Saved entries:
****************
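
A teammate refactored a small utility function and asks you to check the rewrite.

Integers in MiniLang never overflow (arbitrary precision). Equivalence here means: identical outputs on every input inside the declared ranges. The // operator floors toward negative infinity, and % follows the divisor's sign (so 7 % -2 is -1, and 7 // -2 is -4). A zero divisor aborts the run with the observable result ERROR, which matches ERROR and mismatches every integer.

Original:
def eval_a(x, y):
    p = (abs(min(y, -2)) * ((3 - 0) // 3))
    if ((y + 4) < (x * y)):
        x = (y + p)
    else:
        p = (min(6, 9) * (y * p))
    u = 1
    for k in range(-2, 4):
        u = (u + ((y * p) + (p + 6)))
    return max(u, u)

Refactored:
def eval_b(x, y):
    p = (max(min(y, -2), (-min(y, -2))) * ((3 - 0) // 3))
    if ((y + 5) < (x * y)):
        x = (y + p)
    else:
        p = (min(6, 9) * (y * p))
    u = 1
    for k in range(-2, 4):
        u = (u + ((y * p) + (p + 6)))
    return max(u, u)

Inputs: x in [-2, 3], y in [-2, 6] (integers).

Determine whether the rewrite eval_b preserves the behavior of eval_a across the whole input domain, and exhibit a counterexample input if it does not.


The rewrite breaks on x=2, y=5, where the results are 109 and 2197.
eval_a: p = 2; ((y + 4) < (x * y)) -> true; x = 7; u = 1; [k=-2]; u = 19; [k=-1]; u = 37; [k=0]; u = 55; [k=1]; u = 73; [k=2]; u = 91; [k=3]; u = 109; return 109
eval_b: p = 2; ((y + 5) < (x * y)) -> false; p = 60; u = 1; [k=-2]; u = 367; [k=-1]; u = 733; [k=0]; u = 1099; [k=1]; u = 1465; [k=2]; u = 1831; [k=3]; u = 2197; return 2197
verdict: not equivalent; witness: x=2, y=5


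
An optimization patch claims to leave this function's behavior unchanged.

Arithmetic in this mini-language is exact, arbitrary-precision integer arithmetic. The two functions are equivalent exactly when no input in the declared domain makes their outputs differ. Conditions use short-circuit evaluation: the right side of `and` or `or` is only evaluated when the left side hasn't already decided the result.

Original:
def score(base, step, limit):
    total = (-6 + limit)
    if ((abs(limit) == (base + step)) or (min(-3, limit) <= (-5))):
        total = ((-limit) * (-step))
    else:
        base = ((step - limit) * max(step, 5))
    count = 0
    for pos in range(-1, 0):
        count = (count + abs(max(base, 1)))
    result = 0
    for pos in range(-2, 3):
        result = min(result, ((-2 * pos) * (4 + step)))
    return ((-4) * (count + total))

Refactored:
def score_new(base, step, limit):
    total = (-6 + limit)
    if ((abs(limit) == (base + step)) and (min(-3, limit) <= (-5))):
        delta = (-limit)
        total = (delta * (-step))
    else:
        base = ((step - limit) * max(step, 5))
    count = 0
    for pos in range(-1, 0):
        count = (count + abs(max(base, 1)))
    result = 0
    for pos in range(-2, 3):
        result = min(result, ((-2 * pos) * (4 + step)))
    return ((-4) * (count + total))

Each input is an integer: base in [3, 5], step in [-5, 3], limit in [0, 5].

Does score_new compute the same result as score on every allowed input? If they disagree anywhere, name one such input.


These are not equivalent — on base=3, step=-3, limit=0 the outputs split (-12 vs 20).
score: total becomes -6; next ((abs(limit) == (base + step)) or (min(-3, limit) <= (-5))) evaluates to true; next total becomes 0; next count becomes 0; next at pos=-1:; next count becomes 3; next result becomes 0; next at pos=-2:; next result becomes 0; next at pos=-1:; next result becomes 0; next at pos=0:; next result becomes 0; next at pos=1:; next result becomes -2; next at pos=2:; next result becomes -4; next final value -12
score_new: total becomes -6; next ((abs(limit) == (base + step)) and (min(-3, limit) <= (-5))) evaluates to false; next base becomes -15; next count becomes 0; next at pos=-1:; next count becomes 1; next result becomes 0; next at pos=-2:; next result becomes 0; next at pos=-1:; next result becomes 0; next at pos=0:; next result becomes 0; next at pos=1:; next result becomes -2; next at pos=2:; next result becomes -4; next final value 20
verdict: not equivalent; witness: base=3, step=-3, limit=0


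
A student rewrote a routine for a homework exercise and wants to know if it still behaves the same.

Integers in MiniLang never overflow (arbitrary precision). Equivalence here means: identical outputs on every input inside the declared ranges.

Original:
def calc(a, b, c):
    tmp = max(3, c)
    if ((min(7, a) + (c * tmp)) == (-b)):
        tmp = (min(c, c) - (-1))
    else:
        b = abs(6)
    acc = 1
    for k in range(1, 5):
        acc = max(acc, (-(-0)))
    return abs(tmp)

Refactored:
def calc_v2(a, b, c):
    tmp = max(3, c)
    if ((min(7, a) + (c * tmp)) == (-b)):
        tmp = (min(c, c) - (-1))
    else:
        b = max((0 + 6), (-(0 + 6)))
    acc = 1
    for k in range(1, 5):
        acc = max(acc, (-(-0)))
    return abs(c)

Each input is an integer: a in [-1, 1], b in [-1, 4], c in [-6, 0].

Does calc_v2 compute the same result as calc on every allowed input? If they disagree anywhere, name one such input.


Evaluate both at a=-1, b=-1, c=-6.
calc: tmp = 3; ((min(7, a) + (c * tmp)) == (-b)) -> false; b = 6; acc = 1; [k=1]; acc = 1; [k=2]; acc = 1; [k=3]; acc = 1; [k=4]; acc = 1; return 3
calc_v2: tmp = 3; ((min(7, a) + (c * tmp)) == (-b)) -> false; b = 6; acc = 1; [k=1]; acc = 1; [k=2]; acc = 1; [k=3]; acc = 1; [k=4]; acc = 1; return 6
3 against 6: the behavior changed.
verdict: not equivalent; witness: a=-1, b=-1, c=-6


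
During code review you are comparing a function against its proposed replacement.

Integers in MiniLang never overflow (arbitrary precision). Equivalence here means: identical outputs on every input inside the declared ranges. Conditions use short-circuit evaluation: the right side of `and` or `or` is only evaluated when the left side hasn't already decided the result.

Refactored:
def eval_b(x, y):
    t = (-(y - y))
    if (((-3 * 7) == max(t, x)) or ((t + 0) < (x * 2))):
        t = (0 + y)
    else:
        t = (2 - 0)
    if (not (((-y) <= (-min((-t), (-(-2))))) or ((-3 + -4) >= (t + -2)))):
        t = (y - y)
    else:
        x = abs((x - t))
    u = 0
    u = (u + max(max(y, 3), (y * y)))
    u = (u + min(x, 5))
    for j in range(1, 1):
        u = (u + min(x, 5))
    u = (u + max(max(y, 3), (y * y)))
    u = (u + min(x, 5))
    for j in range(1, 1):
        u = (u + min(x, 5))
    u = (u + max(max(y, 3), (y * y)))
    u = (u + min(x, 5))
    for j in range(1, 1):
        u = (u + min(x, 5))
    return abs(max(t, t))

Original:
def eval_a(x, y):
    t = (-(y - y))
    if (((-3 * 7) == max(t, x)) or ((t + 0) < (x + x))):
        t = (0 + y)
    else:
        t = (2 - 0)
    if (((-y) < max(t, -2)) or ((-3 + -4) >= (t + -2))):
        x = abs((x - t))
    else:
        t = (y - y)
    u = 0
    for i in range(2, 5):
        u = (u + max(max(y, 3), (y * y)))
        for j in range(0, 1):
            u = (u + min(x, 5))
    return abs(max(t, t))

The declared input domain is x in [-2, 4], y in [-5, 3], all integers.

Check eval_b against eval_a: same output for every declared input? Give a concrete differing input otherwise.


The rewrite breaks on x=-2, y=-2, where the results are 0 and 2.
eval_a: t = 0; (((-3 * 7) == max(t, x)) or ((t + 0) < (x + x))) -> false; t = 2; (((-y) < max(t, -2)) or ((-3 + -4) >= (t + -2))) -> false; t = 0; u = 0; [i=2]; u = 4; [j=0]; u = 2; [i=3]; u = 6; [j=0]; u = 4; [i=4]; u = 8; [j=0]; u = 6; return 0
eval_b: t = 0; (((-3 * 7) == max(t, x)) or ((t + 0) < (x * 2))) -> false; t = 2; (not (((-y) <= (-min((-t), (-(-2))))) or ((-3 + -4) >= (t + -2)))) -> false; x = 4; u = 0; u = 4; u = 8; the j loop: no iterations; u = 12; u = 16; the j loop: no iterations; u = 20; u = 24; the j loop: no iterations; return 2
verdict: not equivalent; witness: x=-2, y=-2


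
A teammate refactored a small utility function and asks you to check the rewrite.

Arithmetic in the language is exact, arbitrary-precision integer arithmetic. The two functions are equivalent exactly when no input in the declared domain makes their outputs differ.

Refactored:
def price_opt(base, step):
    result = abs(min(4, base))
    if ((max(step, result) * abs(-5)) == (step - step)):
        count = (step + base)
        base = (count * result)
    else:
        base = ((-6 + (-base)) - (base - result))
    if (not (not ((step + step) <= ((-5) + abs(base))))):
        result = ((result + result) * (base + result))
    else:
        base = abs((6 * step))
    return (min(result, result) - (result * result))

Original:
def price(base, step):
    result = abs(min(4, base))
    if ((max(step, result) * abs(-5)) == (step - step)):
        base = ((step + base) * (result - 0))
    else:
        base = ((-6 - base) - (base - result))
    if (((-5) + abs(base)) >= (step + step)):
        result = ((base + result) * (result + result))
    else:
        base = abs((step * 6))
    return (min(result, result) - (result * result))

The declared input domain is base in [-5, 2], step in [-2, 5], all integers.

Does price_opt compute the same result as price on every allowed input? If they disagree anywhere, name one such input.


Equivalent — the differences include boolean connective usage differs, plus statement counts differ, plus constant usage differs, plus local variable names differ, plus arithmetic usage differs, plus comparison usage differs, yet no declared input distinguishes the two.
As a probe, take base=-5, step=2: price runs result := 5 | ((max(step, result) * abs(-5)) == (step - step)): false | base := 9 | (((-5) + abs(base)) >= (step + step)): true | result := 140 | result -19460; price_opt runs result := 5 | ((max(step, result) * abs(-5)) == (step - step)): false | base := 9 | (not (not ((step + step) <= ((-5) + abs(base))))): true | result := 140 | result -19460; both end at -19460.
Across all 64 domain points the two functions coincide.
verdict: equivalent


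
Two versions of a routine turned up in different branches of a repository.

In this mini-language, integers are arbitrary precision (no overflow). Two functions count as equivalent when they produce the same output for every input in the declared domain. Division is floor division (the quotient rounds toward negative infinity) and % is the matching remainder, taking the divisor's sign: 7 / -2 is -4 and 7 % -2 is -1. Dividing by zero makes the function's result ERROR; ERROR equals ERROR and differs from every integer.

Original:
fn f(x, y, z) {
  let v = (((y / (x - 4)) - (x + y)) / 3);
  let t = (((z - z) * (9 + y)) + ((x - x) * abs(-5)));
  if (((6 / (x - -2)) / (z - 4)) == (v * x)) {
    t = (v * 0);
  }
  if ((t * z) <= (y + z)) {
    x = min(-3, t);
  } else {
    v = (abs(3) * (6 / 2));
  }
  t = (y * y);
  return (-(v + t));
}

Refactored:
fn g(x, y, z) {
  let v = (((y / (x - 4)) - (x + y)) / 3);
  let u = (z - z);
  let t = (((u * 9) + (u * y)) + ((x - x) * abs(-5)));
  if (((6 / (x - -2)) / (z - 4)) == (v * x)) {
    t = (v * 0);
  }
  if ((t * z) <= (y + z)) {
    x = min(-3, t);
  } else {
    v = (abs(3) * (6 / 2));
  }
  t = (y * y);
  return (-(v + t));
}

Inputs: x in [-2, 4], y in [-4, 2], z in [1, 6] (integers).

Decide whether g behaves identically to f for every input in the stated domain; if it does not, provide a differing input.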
****************
Every line in the data that holds the string "decided" should be copied.

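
Arithmetic in this mini-language is exact, arbitrary-precision integer arithmetic. The two functions are equivalent exactly when no input in the declared domain makes their outputs differ. Conditions use short-circuit evaluation: the right side of `and` or `or` is only evaluated when the left side hasn't already decided the result.
Integers in MiniLang never overflow (arbitrary precision). Equivalence here means: identical outputs on every input inside the declared ranges. Conditions use short-circuit evaluation: the right side of `and` or `or` is only evaluated when the left side hasn't already decided the result.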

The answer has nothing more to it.